Stored data entries:
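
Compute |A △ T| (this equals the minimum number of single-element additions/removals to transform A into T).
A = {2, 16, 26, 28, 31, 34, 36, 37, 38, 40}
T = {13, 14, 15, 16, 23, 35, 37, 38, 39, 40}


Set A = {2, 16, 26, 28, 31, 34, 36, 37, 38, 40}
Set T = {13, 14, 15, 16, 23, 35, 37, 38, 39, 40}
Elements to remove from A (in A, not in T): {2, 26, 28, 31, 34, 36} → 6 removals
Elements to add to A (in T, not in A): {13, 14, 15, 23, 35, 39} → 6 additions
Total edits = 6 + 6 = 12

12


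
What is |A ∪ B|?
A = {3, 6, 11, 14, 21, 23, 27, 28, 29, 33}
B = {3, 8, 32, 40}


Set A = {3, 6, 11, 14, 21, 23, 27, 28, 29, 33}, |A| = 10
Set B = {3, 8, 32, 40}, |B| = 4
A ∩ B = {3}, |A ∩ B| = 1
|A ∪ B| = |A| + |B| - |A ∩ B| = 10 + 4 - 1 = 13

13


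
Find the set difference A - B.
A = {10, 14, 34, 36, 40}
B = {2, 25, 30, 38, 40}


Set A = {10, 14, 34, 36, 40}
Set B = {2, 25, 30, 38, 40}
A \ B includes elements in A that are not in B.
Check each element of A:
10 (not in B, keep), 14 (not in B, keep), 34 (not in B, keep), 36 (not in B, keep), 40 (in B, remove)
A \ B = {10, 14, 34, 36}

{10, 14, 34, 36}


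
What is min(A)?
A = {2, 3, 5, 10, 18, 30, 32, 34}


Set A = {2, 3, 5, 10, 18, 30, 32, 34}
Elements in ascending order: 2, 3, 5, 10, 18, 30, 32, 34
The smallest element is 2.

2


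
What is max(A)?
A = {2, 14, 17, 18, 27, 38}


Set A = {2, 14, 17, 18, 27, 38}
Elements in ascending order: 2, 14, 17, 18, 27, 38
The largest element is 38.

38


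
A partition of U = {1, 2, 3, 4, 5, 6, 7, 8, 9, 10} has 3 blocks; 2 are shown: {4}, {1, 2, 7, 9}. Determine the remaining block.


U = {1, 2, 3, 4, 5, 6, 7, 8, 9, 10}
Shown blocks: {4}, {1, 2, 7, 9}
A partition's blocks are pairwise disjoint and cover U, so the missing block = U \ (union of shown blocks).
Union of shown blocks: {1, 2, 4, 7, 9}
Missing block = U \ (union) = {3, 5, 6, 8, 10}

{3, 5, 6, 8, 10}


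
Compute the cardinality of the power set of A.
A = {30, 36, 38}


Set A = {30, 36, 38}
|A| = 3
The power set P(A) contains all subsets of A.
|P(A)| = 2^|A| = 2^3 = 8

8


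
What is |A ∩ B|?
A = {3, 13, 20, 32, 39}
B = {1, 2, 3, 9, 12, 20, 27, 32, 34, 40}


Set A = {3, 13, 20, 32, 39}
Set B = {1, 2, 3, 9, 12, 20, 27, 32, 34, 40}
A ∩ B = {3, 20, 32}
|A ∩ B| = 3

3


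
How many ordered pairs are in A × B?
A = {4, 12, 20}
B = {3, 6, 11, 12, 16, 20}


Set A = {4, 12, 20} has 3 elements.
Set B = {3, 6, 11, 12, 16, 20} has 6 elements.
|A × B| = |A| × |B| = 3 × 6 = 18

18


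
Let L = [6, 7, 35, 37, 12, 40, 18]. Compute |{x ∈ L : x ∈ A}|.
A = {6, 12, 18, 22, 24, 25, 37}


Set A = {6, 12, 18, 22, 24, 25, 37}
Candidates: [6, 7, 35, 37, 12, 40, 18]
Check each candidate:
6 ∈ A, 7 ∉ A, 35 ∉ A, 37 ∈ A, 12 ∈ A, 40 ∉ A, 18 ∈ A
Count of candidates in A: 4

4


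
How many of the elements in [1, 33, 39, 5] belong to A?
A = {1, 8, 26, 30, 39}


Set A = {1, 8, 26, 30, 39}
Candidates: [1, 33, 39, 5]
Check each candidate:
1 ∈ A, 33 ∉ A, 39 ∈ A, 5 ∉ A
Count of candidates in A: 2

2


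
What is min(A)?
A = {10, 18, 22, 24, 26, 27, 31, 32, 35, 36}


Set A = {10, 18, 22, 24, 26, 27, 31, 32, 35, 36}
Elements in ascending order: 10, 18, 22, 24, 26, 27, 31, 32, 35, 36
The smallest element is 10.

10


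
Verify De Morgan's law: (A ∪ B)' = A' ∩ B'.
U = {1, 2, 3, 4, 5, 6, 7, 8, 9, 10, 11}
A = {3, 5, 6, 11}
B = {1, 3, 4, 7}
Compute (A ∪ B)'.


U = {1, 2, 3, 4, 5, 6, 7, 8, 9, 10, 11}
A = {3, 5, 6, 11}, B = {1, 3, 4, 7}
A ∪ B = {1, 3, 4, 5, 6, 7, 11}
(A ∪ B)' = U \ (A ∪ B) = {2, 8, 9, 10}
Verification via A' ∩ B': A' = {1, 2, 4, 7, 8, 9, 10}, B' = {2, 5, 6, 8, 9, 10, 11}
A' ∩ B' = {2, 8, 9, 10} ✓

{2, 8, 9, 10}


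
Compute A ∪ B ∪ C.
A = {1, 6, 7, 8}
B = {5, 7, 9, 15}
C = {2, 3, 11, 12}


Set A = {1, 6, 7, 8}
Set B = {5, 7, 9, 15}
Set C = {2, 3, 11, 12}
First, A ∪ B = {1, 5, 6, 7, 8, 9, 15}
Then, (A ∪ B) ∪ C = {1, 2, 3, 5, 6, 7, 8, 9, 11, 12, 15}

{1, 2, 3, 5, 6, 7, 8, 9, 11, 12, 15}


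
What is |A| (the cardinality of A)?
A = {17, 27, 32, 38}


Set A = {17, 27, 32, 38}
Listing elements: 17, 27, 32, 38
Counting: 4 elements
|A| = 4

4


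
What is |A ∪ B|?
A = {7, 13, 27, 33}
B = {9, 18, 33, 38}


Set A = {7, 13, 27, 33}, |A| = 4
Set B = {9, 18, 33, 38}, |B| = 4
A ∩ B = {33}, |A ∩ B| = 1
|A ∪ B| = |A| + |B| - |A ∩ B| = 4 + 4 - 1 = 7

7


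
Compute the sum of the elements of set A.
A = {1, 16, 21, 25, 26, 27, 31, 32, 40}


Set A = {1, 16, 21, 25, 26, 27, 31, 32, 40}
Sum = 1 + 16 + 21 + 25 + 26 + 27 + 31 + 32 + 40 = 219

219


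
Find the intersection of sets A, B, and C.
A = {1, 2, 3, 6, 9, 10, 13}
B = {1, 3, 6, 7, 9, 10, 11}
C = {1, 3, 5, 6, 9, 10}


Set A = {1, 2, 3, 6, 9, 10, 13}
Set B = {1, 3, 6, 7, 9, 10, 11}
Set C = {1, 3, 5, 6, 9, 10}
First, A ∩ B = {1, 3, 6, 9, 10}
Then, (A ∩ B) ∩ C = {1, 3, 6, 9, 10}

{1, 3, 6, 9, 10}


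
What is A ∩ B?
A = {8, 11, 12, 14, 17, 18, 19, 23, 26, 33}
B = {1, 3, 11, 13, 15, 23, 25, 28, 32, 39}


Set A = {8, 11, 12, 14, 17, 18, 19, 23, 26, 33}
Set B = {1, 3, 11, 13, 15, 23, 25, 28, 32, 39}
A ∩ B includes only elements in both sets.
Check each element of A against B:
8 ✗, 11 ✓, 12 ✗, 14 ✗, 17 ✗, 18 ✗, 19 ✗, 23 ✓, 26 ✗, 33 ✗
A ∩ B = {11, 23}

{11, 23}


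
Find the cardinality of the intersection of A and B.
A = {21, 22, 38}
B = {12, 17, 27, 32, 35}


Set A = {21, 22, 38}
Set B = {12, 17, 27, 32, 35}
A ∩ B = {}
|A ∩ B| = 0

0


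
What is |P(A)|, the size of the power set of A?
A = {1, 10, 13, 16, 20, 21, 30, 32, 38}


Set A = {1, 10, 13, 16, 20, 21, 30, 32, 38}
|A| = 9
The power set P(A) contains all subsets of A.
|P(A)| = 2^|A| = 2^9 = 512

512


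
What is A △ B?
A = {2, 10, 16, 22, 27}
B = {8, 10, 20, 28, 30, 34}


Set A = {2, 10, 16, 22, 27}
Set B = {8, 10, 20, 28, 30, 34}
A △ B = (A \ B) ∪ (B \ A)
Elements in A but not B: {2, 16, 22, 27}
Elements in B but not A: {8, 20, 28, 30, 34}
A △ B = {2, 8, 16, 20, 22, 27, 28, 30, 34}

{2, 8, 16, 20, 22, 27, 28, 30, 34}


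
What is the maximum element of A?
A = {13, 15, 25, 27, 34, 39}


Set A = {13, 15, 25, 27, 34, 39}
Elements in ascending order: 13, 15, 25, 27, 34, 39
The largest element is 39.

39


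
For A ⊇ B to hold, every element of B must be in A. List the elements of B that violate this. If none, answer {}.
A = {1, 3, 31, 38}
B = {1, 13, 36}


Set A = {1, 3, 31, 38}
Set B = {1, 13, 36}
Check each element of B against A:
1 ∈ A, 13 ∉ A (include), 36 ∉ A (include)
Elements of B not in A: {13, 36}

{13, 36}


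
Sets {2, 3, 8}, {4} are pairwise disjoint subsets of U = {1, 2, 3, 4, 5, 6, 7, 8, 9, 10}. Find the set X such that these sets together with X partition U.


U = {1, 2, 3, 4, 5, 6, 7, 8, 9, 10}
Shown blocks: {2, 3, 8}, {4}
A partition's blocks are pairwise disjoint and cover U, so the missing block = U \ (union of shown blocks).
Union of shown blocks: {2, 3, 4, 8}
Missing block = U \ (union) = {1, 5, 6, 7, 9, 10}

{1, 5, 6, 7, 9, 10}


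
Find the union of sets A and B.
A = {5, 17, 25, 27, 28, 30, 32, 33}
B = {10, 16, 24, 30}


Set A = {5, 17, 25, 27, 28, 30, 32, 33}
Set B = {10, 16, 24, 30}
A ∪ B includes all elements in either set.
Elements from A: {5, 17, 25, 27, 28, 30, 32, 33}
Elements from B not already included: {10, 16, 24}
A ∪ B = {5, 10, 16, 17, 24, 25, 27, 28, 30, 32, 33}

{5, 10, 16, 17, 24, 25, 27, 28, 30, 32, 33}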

• _EXERCISE_: Nothing but the lines from the start of the data through the line holding "Compute the cardinality" should be restated, and each one exactly.

• _EXPECTED OUTPUT_:
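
Compute |A △ T| (this equals the minimum number of single-element additions/removals to transform A into T).
A = {2, 16, 26, 28, 31, 34, 36, 37, 38, 40}
T = {13, 14, 15, 16, 23, 35, 37, 38, 39, 40}


Set A = {2, 16, 26, 28, 31, 34, 36, 37, 38, 40}
Set T = {13, 14, 15, 16, 23, 35, 37, 38, 39, 40}
Elements to remove from A (in A, not in T): {2, 26, 28, 31, 34, 36} → 6 removals
Elements to add to A (in T, not in A): {13, 14, 15, 23, 35, 39} → 6 additions
Total edits = 6 + 6 = 12

12


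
What is |A ∪ B|?
A = {3, 6, 11, 14, 21, 23, 27, 28, 29, 33}
B = {3, 8, 32, 40}


Set A = {3, 6, 11, 14, 21, 23, 27, 28, 29, 33}, |A| = 10
Set B = {3, 8, 32, 40}, |B| = 4
A ∩ B = {3}, |A ∩ B| = 1
|A ∪ B| = |A| + |B| - |A ∩ B| = 10 + 4 - 1 = 13

13


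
Find the set difference A - B.
A = {10, 14, 34, 36, 40}
B = {2, 25, 30, 38, 40}


Set A = {10, 14, 34, 36, 40}
Set B = {2, 25, 30, 38, 40}
A \ B includes elements in A that are not in B.
Check each element of A:
10 (not in B, keep), 14 (not in B, keep), 34 (not in B, keep), 36 (not in B, keep), 40 (in B, remove)
A \ B = {10, 14, 34, 36}

{10, 14, 34, 36}


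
What is min(A)?
A = {2, 3, 5, 10, 18, 30, 32, 34}


Set A = {2, 3, 5, 10, 18, 30, 32, 34}
Elements in ascending order: 2, 3, 5, 10, 18, 30, 32, 34
The smallest element is 2.

2


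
What is max(A)?
A = {2, 14, 17, 18, 27, 38}


Set A = {2, 14, 17, 18, 27, 38}
Elements in ascending order: 2, 14, 17, 18, 27, 38
The largest element is 38.

38


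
A partition of U = {1, 2, 3, 4, 5, 6, 7, 8, 9, 10} has 3 blocks; 2 are shown: {4}, {1, 2, 7, 9}. Determine the remaining block.


U = {1, 2, 3, 4, 5, 6, 7, 8, 9, 10}
Shown blocks: {4}, {1, 2, 7, 9}
A partition's blocks are pairwise disjoint and cover U, so the missing block = U \ (union of shown blocks).
Union of shown blocks: {1, 2, 4, 7, 9}
Missing block = U \ (union) = {3, 5, 6, 8, 10}

{3, 5, 6, 8, 10}


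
Compute the cardinality of the power set of A.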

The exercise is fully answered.